The records »

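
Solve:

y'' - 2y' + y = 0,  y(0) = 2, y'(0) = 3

General solution: y = (C₁ + C₂x)e^x
Repeated root r = 1
Applying ICs: C₁ = 2, C₂ = 1
Particular solution: y = (2 + x)e^x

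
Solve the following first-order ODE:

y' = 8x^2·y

Separating variables and integrating:
ln|y| = 8x^3/3 + C

General solution: y = Ce^(8x^3/3)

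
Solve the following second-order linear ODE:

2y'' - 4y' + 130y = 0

Characteristic equation: 2r² - 4r + 130 = 0
Divide by 2: r² - 2r + 65 = 0
Roots: r = 1 ± 8i (complex conjugates)
General solution: y = e^x(C₁cos(8x) + C₂sin(8x))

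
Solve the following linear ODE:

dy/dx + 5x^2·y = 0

Using integrating factor method:

General solution: y = Ce^(-5x^3/3)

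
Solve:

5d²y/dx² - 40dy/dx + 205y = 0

Characteristic equation: 5r² - 40r + 205 = 0
Divide by 5: r² - 8r + 41 = 0
Roots: r = 4 ± 5i (complex conjugates)
General solution: y = e^(4x)(C₁cos(5x) + C₂sin(5x))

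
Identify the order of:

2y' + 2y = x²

The order is 1 (highest derivative is of order 1).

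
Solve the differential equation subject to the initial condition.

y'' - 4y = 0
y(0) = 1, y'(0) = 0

General solution: y = C₁e^(2x) + C₂e^(-2x)
Applying ICs: C₁ = 1/2, C₂ = 1/2
Particular solution: y = (1/2)e^(2x) + (1/2)e^(-2x)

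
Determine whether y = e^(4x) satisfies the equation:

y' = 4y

Verification:
y = e^(4x)
y' = 4e^(4x)
4y = 4e^(4x)
y' = 4y ✓

Yes, it is a solution.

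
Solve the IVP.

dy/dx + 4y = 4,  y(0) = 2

General solution: y = 1 + Ce^(-4x)
Applying y(0) = 2: C = 2 - 1 = 1
Particular solution: y = 1 + e^(-4x)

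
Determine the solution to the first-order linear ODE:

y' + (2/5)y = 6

Using integrating factor method:

General solution: y = 15 + Ce^(-2x/5)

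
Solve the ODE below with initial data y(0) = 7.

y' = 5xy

General solution: y = Ce^(5x²/2)
Applying IC y(0) = 7:
Particular solution: y = 7e^(5x²/2)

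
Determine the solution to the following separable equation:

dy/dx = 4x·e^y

Separating variables and integrating:
-e^(-y) = 2x² + C

General solution: y = -ln(C - 2x²)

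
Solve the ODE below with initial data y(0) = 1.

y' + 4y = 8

General solution: y = 2 + Ce^(-4x)
Applying y(0) = 1: C = 1 - 2 = -1
Particular solution: y = 2 - e^(-4x)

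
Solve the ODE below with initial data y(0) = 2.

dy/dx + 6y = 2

General solution: y = 1/3 + Ce^(-6x)
Applying y(0) = 2: C = 2 - 1/3 = 5/3
Particular solution: y = 1/3 + (5/3)e^(-6x)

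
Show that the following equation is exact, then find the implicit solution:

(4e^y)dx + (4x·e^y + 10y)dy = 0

Verify exactness: ∂M/∂y = ∂N/∂x ✓
Find F(x,y) such that ∂F/∂x = M, ∂F/∂y = N
Solution: 4x·e^y + 5y² = C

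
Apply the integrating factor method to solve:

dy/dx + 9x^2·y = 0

Using integrating factor method:

General solution: y = Ce^(-3x^3)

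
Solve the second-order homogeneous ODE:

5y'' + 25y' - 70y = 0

Characteristic equation: 5r² + 25r - 70 = 0
Divide by 5: r² + 5r - 14 = 0
Roots: r = 2, -7 (distinct real)
General solution: y = C₁e^(2x) + C₂e^(-7x)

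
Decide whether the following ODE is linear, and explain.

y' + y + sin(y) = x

Nonlinear (sin(y) is nonlinear in y)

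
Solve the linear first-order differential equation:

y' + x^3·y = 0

Using integrating factor method:

General solution: y = Ce^(-x^4/4)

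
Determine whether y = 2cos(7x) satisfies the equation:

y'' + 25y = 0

Verification:
y'' = -98cos(7x)
y'' + 25y ≠ 0 (frequency mismatch: got 49 instead of 25)

No, it is not a solution.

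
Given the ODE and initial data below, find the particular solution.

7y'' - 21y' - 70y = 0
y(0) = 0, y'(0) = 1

General solution: y = C₁e^(5x) + C₂e^(-2x)
Applying ICs: C₁ = 1/7, C₂ = -1/7
Particular solution: y = (1/7)e^(5x) - (1/7)e^(-2x)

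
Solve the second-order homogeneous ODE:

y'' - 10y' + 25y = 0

Characteristic equation: r² - 10r + 25 = 0
Factored: (r - 5)² = 0
Repeated root: r = 5
General solution: y = (C₁ + C₂x)e^(5x)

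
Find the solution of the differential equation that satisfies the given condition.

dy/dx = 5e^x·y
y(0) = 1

General solution: y = Ce^(5e^x)
Applying IC y(0) = 1:
Particular solution: y = e^(5(e^x - 1))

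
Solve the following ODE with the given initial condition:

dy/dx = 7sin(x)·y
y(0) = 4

General solution: y = Ce^(-7cos(x))
Applying IC y(0) = 4:
Particular solution: y = 4e^(7(1-cos(x)))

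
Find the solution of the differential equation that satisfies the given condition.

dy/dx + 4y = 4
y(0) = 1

General solution: y = 1 + Ce^(-4x)
Applying y(0) = 1: C = 1 - 1 = 0
Particular solution: y = 1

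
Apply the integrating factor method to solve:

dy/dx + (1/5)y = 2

Using integrating factor method:

General solution: y = 10 + Ce^(-x/5)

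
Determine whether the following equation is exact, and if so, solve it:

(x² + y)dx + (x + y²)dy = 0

Verify exactness: ∂M/∂y = ∂N/∂x ✓
Find F(x,y) such that ∂F/∂x = M, ∂F/∂y = N
Solution: x³/3 + xy + y³/3 = C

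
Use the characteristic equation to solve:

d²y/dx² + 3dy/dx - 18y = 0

Characteristic equation: r² + 3r - 18 = 0
Roots: r = 3, -6 (distinct real)
General solution: y = C₁e^(3x) + C₂e^(-6x)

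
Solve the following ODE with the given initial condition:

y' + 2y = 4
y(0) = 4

General solution: y = 2 + Ce^(-2x)
Applying y(0) = 4: C = 4 - 2 = 2
Particular solution: y = 2 + 2e^(-2x)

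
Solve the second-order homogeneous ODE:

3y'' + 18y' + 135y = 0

Characteristic equation: 3r² + 18r + 135 = 0
Divide by 3: r² + 6r + 45 = 0
Roots: r = -3 ± 6i (complex conjugates)
General solution: y = e^(-3x)(C₁cos(6x) + C₂sin(6x))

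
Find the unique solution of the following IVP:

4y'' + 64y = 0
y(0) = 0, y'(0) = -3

General solution: y = C₁cos(4x) + C₂sin(4x)
Complex roots r = ±4i
Applying ICs: C₁ = 0, C₂ = -3/4
Particular solution: y = -(3/4)sin(4x)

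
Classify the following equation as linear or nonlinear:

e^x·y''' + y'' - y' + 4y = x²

Linear (y and its derivatives appear to the first power only, no products of y terms)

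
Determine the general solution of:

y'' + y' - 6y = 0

Characteristic equation: r² + r - 6 = 0
Roots: r = 2, -3 (distinct real)
General solution: y = C₁e^(2x) + C₂e^(-3x)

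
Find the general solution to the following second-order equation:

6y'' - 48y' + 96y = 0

Characteristic equation: 6r² - 48r + 96 = 0
Divide by 6: r² - 8r + 16 = 0
Factored: (r - 4)² = 0
Repeated root: r = 4
General solution: y = (C₁ + C₂x)e^(4x)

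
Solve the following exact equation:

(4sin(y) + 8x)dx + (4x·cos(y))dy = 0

Verify exactness: ∂M/∂y = ∂N/∂x ✓
Find F(x,y) such that ∂F/∂x = M, ∂F/∂y = N
Solution: 4x·sin(y) + 4x² = C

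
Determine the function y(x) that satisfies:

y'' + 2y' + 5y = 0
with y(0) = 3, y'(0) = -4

General solution: y = e^(-x)(C₁cos(2x) + C₂sin(2x))
Complex roots r = -1 ± 2i
Applying ICs: C₁ = 3, C₂ = -1/2
Particular solution: y = e^(-x)(3cos(2x) - (1/2)sin(2x))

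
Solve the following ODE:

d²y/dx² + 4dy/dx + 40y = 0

Characteristic equation: r² + 4r + 40 = 0
Roots: r = -2 ± 6i (complex conjugates)
General solution: y = e^(-2x)(C₁cos(6x) + C₂sin(6x))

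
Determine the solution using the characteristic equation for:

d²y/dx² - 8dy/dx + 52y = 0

Characteristic equation: r² - 8r + 52 = 0
Roots: r = 4 ± 6i (complex conjugates)
General solution: y = e^(4x)(C₁cos(6x) + C₂sin(6x))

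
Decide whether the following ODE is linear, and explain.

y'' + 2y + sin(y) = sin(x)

Nonlinear (sin(y) is nonlinear in y)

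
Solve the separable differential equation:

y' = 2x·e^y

Separating variables and integrating:
-e^(-y) = x² + C

General solution: y = -ln(C - x²)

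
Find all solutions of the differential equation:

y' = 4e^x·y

Separating variables and integrating:
ln|y| = 4e^x + C

General solution: y = Ce^(4e^x)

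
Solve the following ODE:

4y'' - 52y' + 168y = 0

Characteristic equation: 4r² - 52r + 168 = 0
Divide by 4: r² - 13r + 42 = 0
Roots: r = 7, 6 (distinct real)
General solution: y = C₁e^(7x) + C₂e^(6x)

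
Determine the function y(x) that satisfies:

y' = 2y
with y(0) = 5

General solution: y = Ce^(2x)
Applying IC y(0) = 5:
Particular solution: y = 5e^(2x)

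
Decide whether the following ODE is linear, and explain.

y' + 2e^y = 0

Nonlinear (e^y is nonlinear in y)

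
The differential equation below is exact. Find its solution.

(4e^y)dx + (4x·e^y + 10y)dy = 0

Verify exactness: ∂M/∂y = ∂N/∂x ✓
Find F(x,y) such that ∂F/∂x = M, ∂F/∂y = N
Solution: 4x·e^y + 5y² = C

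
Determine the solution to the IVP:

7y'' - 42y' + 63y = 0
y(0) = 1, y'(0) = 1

General solution: y = (C₁ + C₂x)e^(3x)
Repeated root r = 3
Applying ICs: C₁ = 1, C₂ = -2
Particular solution: y = (1 - 2x)e^(3x)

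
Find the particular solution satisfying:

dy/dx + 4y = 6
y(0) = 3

General solution: y = 3/2 + Ce^(-4x)
Applying y(0) = 3: C = 3 - 3/2 = 3/2
Particular solution: y = 3/2 + (3/2)e^(-4x)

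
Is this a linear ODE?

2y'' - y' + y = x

Yes. Linear (y and its derivatives appear to the first power only, no products of y terms)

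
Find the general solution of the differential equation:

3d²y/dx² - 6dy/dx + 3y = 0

Characteristic equation: 3r² - 6r + 3 = 0
Divide by 3: r² - 2r + 1 = 0
Factored: (r - 1)² = 0
Repeated root: r = 1
General solution: y = (C₁ + C₂x)e^x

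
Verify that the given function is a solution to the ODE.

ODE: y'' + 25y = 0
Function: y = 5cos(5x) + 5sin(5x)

Verification:
y'' = -125cos(5x) - 125sin(5x)
y'' + 25y = 0 ✓

Yes, it is a solution.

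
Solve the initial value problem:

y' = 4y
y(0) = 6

General solution: y = Ce^(4x)
Applying IC y(0) = 6:
Particular solution: y = 6e^(4x)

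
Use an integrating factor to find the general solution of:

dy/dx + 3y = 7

Using integrating factor method:

General solution: y = 7/3 + Ce^(-3x)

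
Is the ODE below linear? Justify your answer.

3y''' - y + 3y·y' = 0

No. Nonlinear (product y·y')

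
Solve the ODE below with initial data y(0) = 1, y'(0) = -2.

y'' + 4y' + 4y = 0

General solution: y = (C₁ + C₂x)e^(-2x)
Repeated root r = -2
Applying ICs: C₁ = 1, C₂ = 0
Particular solution: y = e^(-2x)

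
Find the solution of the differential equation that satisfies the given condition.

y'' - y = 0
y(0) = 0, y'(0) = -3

General solution: y = C₁e^x + C₂e^(-x)
Applying ICs: C₁ = -3/2, C₂ = 3/2
Particular solution: y = -(3/2)e^x + (3/2)e^(-x)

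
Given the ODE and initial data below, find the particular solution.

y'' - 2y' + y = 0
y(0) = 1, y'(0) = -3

General solution: y = (C₁ + C₂x)e^x
Repeated root r = 1
Applying ICs: C₁ = 1, C₂ = -4
Particular solution: y = (1 - 4x)e^x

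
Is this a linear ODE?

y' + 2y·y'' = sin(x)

No. Nonlinear (y·y'' term)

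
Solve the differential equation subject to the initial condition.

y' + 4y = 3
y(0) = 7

General solution: y = 3/4 + Ce^(-4x)
Applying y(0) = 7: C = 7 - 3/4 = 25/4
Particular solution: y = 3/4 + (25/4)e^(-4x)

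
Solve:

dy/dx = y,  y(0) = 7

General solution: y = Ce^x
Applying IC y(0) = 7:
Particular solution: y = 7e^x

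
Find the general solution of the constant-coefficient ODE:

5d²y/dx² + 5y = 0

Characteristic equation: 5r² + 5 = 0
Divide by 5: r² + 1 = 0
Roots: r = ±i (complex conjugates)
General solution: y = C₁cos(x) + C₂sin(x)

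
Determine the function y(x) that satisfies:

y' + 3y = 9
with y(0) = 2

General solution: y = 3 + Ce^(-3x)
Applying y(0) = 2: C = 2 - 3 = -1
Particular solution: y = 3 - e^(-3x)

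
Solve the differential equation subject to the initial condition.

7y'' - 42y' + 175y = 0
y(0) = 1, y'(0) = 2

General solution: y = e^(3x)(C₁cos(4x) + C₂sin(4x))
Complex roots r = 3 ± 4i
Applying ICs: C₁ = 1, C₂ = -1/4
Particular solution: y = e^(3x)(cos(4x) - (1/4)sin(4x))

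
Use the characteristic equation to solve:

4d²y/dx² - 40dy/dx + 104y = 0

Characteristic equation: 4r² - 40r + 104 = 0
Divide by 4: r² - 10r + 26 = 0
Roots: r = 5 ± i (complex conjugates)
General solution: y = e^(5x)(C₁cos(x) + C₂sin(x))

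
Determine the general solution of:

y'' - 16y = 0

Characteristic equation: r² - 16 = 0
Roots: r = 4, -4 (distinct real)
General solution: y = C₁e^(4x) + C₂e^(-4x)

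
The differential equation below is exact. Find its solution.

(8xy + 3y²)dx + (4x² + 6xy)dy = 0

Verify exactness: ∂M/∂y = ∂N/∂x ✓
Find F(x,y) such that ∂F/∂x = M, ∂F/∂y = N
Solution: 4x²y + 3xy² = C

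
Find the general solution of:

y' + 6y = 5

Using integrating factor method:

General solution: y = 5/6 + Ce^(-6x)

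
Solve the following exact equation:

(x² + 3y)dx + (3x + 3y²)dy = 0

Verify exactness: ∂M/∂y = ∂N/∂x ✓
Find F(x,y) such that ∂F/∂x = M, ∂F/∂y = N
Solution: x³/3 + 3xy + y³ = C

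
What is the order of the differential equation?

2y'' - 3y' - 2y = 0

The order is 2 (highest derivative is of order 2).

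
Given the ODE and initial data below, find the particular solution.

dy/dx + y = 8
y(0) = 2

General solution: y = 8 + Ce^(-x)
Applying y(0) = 2: C = 2 - 8 = -6
Particular solution: y = 8 - 6e^(-x)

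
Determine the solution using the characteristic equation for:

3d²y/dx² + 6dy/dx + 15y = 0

Characteristic equation: 3r² + 6r + 15 = 0
Divide by 3: r² + 2r + 5 = 0
Roots: r = -1 ± 2i (complex conjugates)
General solution: y = e^(-x)(C₁cos(2x) + C₂sin(2x))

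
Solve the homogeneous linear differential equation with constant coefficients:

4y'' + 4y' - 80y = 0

Characteristic equation: 4r² + 4r - 80 = 0
Divide by 4: r² + r - 20 = 0
Roots: r = 4, -5 (distinct real)
General solution: y = C₁e^(4x) + C₂e^(-5x)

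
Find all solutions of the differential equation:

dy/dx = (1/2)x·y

Separating variables and integrating:
ln|y| = x^2/4 + C

General solution: y = Ce^(x^2/4)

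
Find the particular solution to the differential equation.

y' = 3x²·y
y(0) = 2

General solution: y = Ce^(x³)
Applying IC y(0) = 2:
Particular solution: y = 2e^(x³)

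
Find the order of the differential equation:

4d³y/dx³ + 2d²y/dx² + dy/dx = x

The order is 3 (highest derivative is of order 3).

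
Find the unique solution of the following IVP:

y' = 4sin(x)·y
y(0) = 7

General solution: y = Ce^(-4cos(x))
Applying IC y(0) = 7:
Particular solution: y = 7e^(4(1-cos(x)))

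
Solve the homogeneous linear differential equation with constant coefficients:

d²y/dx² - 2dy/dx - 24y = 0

Characteristic equation: r² - 2r - 24 = 0
Roots: r = 6, -4 (distinct real)
General solution: y = C₁e^(6x) + C₂e^(-4x)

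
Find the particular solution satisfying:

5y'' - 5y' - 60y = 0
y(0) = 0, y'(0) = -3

General solution: y = C₁e^(4x) + C₂e^(-3x)
Applying ICs: C₁ = -3/7, C₂ = 3/7
Particular solution: y = -(3/7)e^(4x) + (3/7)e^(-3x)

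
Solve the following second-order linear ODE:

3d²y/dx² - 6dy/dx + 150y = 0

Characteristic equation: 3r² - 6r + 150 = 0
Divide by 3: r² - 2r + 50 = 0
Roots: r = 1 ± 7i (complex conjugates)
General solution: y = e^x(C₁cos(7x) + C₂sin(7x))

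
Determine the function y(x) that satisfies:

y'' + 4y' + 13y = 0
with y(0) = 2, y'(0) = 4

General solution: y = e^(-2x)(C₁cos(3x) + C₂sin(3x))
Complex roots r = -2 ± 3i
Applying ICs: C₁ = 2, C₂ = 8/3
Particular solution: y = e^(-2x)(2cos(3x) + (8/3)sin(3x))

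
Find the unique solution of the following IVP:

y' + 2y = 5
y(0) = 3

General solution: y = 5/2 + Ce^(-2x)
Applying y(0) = 3: C = 3 - 5/2 = 1/2
Particular solution: y = 5/2 + (1/2)e^(-2x)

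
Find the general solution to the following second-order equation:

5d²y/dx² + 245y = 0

Characteristic equation: 5r² + 245 = 0
Divide by 5: r² + 49 = 0
Roots: r = ±7i (complex conjugates)
General solution: y = C₁cos(7x) + C₂sin(7x)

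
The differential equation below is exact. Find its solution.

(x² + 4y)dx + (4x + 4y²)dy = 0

Verify exactness: ∂M/∂y = ∂N/∂x ✓
Find F(x,y) such that ∂F/∂x = M, ∂F/∂y = N
Solution: x³/3 + 4xy + 4y³/3 = C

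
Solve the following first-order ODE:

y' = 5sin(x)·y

Separating variables and integrating:
ln|y| = -5cos(x) + C

General solution: y = Ce^(-5cos(x))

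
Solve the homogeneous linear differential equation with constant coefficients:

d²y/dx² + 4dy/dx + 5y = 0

Characteristic equation: r² + 4r + 5 = 0
Roots: r = -2 ± i (complex conjugates)
General solution: y = e^(-2x)(C₁cos(x) + C₂sin(x))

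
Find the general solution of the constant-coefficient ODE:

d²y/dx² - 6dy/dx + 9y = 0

Characteristic equation: r² - 6r + 9 = 0
Factored: (r - 3)² = 0
Repeated root: r = 3
General solution: y = (C₁ + C₂x)e^(3x)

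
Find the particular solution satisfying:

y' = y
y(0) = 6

General solution: y = Ce^x
Applying IC y(0) = 6:
Particular solution: y = 6e^x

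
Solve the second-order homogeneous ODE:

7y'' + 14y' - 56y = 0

Characteristic equation: 7r² + 14r - 56 = 0
Divide by 7: r² + 2r - 8 = 0
Roots: r = 2, -4 (distinct real)
General solution: y = C₁e^(2x) + C₂e^(-4x)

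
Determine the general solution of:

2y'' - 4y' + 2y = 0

Characteristic equation: 2r² - 4r + 2 = 0
Divide by 2: r² - 2r + 1 = 0
Factored: (r - 1)² = 0
Repeated root: r = 1
General solution: y = (C₁ + C₂x)e^x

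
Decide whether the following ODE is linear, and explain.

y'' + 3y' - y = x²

Linear (y and its derivatives appear to the first power only, no products of y terms)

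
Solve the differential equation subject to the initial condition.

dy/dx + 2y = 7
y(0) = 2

General solution: y = 7/2 + Ce^(-2x)
Applying y(0) = 2: C = 2 - 7/2 = -3/2
Particular solution: y = 7/2 - (3/2)e^(-2x)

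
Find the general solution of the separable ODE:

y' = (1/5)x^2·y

Separating variables and integrating:
ln|y| = x^3/15 + C

General solution: y = Ce^(x^3/15)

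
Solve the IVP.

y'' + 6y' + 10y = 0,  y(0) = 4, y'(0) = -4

General solution: y = e^(-3x)(C₁cos(x) + C₂sin(x))
Complex roots r = -3 ± i
Applying ICs: C₁ = 4, C₂ = 8
Particular solution: y = e^(-3x)(4cos(x) + 8sin(x))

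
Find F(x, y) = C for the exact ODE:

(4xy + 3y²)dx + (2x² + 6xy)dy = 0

Verify exactness: ∂M/∂y = ∂N/∂x ✓
Find F(x,y) such that ∂F/∂x = M, ∂F/∂y = N
Solution: 2x²y + 3xy² = C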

Exercise brief » In the listing above, find the line with "with y(0) = 5" and the line with "dy/dx + 4y = 6", then reproduce both and every line between them exactly.

Result for this task »
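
with y(0) = 5

General solution: y = Ce^(2x)
Applying IC y(0) = 5:
Particular solution: y = 5e^(2x)

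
Decide whether the following ODE is linear, and explain.

y' + 2e^y = 0

Nonlinear (e^y is nonlinear in y)

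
The differential equation below is exact. Find its solution.

(4e^y)dx + (4x·e^y + 10y)dy = 0

Verify exactness: ∂M/∂y = ∂N/∂x ✓
Find F(x,y) such that ∂F/∂x = M, ∂F/∂y = N
Solution: 4x·e^y + 5y² = C

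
Determine the solution to the IVP:

7y'' - 42y' + 63y = 0
y(0) = 1, y'(0) = 1

General solution: y = (C₁ + C₂x)e^(3x)
Repeated root r = 3
Applying ICs: C₁ = 1, C₂ = -2
Particular solution: y = (1 - 2x)e^(3x)

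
Find the particular solution satisfying:

dy/dx + 4y = 6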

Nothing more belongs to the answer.